● Task goal
Copy every record below exactly.

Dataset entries
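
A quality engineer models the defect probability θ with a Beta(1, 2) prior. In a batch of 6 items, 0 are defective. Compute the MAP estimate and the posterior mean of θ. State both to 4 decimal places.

MAP estimate = 0.0000, posterior mean = 0.1111

Posterior: Beta(1+0, 2+6) = Beta(1, 8).
Since α = 1 ≤ 1 and β > 1, the Beta density is monotone decreasing on [0,1]; the mode is at 0.
Mean = 1/(1+8) = 0.1111.
The mean is pulled above the mode by the posterior's right skew.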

● Exercise output
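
A quality engineer models the defect probability θ with a Beta(1, 2) prior. In a batch of 6 items, 0 are defective. Compute the MAP estimate and the posterior mean of θ. State both to 4 decimal places.

MAP estimate = 0.0000, posterior mean = 0.1111

Posterior: Beta(1+0, 2+6) = Beta(1, 8).
Since α = 1 ≤ 1 and β > 1, the Beta density is monotone decreasing on [0,1]; the mode is at 0.
Mean = 1/(1+8) = 0.1111.
The mean is pulled above the mode by the posterior's right skew.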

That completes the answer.